Task to carry out
Quote exactly the lines running from the line with "Star K has a" to the end of the entries, including both, and nothing else.

Provided data
== Segment start ==

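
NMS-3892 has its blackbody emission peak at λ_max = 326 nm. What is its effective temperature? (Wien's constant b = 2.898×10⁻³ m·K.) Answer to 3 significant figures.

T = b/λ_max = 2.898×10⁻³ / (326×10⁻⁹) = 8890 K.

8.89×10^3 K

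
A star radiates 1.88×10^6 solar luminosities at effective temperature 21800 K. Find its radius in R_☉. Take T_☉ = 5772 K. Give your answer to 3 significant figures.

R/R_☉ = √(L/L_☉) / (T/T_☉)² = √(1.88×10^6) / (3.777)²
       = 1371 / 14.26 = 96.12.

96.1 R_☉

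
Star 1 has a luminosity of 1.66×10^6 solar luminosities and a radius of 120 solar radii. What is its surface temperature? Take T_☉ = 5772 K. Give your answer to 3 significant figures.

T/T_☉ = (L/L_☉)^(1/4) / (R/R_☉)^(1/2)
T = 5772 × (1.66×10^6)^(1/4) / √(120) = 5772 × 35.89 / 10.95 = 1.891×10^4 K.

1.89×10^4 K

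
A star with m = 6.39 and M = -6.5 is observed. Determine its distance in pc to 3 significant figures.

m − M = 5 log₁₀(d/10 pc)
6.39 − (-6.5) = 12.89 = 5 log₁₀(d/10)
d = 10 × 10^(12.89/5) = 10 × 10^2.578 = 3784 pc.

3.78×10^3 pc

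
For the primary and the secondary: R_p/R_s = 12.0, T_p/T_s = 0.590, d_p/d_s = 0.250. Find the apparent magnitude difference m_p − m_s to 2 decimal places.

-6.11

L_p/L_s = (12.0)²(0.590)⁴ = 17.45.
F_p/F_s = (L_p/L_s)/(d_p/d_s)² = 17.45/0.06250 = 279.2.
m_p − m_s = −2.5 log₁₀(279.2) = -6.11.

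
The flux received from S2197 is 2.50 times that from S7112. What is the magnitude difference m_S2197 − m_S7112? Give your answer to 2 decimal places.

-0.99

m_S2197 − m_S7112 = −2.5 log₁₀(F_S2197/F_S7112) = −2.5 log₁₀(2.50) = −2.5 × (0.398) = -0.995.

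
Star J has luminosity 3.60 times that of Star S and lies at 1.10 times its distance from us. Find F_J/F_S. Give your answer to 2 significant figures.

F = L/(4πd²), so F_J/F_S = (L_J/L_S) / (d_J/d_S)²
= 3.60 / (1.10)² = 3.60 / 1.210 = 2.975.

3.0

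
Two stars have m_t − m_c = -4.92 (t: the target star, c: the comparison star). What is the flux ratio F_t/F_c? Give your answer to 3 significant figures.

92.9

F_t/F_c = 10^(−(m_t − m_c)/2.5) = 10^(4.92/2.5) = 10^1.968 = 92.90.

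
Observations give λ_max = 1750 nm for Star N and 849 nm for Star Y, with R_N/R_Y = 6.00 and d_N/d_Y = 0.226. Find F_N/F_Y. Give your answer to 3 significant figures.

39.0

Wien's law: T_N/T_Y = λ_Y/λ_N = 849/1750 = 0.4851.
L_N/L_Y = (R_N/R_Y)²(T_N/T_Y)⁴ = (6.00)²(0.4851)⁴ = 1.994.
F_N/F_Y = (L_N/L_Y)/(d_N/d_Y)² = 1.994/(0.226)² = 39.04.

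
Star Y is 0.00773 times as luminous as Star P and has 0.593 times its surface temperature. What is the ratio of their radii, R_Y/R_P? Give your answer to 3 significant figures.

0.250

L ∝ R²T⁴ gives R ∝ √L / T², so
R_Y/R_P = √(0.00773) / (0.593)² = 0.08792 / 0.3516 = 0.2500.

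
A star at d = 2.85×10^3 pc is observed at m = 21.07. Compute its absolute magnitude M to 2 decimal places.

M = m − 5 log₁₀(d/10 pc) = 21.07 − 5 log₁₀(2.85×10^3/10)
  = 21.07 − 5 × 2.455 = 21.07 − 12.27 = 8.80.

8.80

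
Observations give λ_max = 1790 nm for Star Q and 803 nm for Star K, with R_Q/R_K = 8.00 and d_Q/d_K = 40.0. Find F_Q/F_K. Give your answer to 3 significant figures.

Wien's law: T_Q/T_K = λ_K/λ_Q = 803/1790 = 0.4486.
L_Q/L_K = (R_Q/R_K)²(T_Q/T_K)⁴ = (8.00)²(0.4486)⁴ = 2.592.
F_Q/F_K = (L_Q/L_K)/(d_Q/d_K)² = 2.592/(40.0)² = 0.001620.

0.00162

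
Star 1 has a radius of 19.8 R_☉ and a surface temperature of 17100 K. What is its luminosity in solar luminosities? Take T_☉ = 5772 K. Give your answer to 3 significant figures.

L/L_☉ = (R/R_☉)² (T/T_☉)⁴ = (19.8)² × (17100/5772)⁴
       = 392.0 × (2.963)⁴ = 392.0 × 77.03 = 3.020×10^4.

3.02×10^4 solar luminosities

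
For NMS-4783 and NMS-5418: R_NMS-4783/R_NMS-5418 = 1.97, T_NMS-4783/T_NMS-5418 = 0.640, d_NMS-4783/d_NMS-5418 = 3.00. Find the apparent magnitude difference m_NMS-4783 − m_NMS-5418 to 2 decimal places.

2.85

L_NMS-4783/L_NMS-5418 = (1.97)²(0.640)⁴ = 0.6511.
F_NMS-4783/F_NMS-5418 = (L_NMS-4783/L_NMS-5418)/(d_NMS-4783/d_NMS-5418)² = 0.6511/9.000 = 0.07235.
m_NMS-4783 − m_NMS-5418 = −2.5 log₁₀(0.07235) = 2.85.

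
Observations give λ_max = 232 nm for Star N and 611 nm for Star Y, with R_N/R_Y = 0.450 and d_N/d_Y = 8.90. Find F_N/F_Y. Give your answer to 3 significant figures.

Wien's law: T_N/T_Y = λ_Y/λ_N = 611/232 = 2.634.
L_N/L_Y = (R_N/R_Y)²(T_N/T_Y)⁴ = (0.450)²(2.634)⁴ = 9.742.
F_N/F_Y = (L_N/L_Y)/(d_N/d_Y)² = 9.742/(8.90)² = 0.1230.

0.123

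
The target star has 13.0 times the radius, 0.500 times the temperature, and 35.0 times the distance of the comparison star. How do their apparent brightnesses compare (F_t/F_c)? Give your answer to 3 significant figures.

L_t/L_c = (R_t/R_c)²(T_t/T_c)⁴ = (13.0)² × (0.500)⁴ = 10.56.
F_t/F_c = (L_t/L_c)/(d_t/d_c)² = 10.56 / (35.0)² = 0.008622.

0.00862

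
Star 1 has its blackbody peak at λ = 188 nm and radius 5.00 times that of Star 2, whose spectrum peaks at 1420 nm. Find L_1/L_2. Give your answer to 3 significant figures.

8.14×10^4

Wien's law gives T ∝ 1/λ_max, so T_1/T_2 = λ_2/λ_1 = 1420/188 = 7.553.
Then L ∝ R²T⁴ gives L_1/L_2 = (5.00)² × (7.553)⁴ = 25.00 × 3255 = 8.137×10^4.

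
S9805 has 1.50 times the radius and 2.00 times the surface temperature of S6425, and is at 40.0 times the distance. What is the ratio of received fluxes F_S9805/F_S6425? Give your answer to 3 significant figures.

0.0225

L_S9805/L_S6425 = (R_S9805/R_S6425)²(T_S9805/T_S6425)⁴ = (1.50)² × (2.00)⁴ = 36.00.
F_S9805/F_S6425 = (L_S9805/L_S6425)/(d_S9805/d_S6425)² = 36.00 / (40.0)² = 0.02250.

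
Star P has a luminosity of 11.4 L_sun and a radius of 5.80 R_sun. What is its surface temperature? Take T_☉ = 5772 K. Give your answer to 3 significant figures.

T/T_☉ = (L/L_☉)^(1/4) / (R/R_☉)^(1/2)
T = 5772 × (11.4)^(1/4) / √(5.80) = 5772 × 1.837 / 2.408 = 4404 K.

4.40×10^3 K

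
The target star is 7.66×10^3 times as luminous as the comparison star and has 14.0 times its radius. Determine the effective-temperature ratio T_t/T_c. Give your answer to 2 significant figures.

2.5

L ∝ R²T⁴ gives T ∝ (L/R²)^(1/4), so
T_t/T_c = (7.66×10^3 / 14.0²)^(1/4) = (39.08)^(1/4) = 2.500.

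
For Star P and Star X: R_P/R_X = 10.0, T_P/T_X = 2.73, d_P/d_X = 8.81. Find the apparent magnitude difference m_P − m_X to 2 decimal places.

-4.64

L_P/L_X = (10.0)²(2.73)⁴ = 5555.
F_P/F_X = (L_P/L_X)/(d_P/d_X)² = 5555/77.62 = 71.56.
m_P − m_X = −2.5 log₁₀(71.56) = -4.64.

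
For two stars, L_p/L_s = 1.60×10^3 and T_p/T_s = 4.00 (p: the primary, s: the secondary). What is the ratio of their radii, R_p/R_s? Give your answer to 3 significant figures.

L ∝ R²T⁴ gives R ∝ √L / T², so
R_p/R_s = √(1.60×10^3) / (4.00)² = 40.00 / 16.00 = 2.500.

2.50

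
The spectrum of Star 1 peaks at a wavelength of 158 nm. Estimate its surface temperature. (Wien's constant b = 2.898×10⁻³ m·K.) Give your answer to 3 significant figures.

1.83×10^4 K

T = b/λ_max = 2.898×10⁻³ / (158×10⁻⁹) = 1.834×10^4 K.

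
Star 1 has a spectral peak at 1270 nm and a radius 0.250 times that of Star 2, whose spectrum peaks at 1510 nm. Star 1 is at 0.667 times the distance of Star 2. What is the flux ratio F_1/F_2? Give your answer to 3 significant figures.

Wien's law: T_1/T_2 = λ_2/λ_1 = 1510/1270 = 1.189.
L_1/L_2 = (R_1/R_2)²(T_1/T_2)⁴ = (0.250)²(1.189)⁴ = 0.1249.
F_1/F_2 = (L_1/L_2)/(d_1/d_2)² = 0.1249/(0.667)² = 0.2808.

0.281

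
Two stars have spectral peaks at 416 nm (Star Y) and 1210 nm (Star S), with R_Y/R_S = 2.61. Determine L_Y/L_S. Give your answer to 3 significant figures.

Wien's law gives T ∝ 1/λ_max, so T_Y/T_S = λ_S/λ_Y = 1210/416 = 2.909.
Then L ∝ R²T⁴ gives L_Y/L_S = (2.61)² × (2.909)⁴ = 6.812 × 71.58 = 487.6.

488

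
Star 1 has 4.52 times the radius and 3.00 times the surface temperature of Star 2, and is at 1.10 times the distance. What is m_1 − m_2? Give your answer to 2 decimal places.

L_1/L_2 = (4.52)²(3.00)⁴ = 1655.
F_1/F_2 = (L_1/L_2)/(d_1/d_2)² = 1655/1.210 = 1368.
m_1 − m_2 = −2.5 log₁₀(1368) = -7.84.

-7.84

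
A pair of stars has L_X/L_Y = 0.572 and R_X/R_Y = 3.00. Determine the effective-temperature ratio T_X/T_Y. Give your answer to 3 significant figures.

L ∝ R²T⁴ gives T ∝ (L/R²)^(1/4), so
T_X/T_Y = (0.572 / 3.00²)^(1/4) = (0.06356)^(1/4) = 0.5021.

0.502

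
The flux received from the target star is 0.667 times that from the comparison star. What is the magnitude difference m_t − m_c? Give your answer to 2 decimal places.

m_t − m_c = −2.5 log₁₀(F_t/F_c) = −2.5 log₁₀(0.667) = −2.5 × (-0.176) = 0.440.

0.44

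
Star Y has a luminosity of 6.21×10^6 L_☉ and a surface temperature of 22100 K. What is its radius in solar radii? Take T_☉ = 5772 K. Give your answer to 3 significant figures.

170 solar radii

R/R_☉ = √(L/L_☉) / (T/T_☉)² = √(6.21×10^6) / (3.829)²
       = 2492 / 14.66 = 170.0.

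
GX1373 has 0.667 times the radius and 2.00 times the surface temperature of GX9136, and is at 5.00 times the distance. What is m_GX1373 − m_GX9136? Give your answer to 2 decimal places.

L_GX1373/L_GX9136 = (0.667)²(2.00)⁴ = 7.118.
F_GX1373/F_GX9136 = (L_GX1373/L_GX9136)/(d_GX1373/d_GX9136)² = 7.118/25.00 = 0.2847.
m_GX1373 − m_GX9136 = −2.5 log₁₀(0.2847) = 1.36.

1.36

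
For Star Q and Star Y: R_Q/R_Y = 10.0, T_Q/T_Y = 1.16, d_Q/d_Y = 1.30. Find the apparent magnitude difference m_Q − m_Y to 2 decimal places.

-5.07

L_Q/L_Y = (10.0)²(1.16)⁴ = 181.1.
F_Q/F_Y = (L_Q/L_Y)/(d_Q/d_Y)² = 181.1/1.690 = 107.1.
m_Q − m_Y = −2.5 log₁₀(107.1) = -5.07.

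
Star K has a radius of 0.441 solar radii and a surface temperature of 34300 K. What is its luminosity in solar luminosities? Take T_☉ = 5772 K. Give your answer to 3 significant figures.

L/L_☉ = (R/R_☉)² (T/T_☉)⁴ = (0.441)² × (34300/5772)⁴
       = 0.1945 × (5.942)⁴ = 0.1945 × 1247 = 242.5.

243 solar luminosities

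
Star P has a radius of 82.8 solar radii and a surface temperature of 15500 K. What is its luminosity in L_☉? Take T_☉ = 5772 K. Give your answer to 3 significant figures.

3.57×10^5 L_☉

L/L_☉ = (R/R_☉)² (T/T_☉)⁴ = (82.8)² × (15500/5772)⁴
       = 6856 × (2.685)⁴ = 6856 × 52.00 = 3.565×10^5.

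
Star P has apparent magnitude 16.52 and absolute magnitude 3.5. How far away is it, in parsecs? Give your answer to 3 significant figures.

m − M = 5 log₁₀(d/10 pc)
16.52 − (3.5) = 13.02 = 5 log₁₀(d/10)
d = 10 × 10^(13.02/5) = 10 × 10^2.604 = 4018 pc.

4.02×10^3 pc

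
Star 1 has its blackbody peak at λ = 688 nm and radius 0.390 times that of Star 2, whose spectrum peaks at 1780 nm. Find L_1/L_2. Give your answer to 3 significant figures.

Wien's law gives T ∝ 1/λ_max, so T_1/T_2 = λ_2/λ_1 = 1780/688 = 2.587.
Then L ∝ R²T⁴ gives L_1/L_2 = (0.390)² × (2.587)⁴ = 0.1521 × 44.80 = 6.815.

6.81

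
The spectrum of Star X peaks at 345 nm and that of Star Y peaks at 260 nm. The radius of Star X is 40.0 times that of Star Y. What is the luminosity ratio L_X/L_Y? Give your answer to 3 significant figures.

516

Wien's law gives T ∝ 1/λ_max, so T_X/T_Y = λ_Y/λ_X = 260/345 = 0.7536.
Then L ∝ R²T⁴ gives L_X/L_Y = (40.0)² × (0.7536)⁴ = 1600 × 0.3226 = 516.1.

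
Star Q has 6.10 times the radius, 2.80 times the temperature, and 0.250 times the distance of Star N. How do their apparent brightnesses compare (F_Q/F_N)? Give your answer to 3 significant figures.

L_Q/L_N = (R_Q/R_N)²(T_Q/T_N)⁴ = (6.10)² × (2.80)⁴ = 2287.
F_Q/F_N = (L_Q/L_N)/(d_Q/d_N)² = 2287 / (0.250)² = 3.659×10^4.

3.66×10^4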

== Segment end ==

Solution to this exercise
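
Star K has a radius of 0.441 solar radii and a surface temperature of 34300 K. What is its luminosity in solar luminosities? Take T_☉ = 5772 K. Give your answer to 3 significant figures.

L/L_☉ = (R/R_☉)² (T/T_☉)⁴ = (0.441)² × (34300/5772)⁴
       = 0.1945 × (5.942)⁴ = 0.1945 × 1247 = 242.5.

243 solar luminosities

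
Star P has a radius of 82.8 solar radii and a surface temperature of 15500 K. What is its luminosity in L_☉? Take T_☉ = 5772 K. Give your answer to 3 significant figures.

3.57×10^5 L_☉

L/L_☉ = (R/R_☉)² (T/T_☉)⁴ = (82.8)² × (15500/5772)⁴
       = 6856 × (2.685)⁴ = 6856 × 52.00 = 3.565×10^5.

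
Star P has apparent magnitude 16.52 and absolute magnitude 3.5. How far away is it, in parsecs? Give your answer to 3 significant figures.

m − M = 5 log₁₀(d/10 pc)
16.52 − (3.5) = 13.02 = 5 log₁₀(d/10)
d = 10 × 10^(13.02/5) = 10 × 10^2.604 = 4018 pc.

4.02×10^3 pc

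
Star 1 has its blackbody peak at λ = 688 nm and radius 0.390 times that of Star 2, whose spectrum peaks at 1780 nm. Find L_1/L_2. Give your answer to 3 significant figures.

Wien's law gives T ∝ 1/λ_max, so T_1/T_2 = λ_2/λ_1 = 1780/688 = 2.587.
Then L ∝ R²T⁴ gives L_1/L_2 = (0.390)² × (2.587)⁴ = 0.1521 × 44.80 = 6.815.

6.81

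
The spectrum of Star X peaks at 345 nm and that of Star Y peaks at 260 nm. The radius of Star X is 40.0 times that of Star Y. What is the luminosity ratio L_X/L_Y? Give your answer to 3 significant figures.

516

Wien's law gives T ∝ 1/λ_max, so T_X/T_Y = λ_Y/λ_X = 260/345 = 0.7536.
Then L ∝ R²T⁴ gives L_X/L_Y = (40.0)² × (0.7536)⁴ = 1600 × 0.3226 = 516.1.

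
Star Q has 6.10 times the radius, 2.80 times the temperature, and 0.250 times the distance of Star N. How do their apparent brightnesses compare (F_Q/F_N)? Give your answer to 3 significant figures.

L_Q/L_N = (R_Q/R_N)²(T_Q/T_N)⁴ = (6.10)² × (2.80)⁴ = 2287.
F_Q/F_N = (L_Q/L_N)/(d_Q/d_N)² = 2287 / (0.250)² = 3.659×10^4.

3.66×10^4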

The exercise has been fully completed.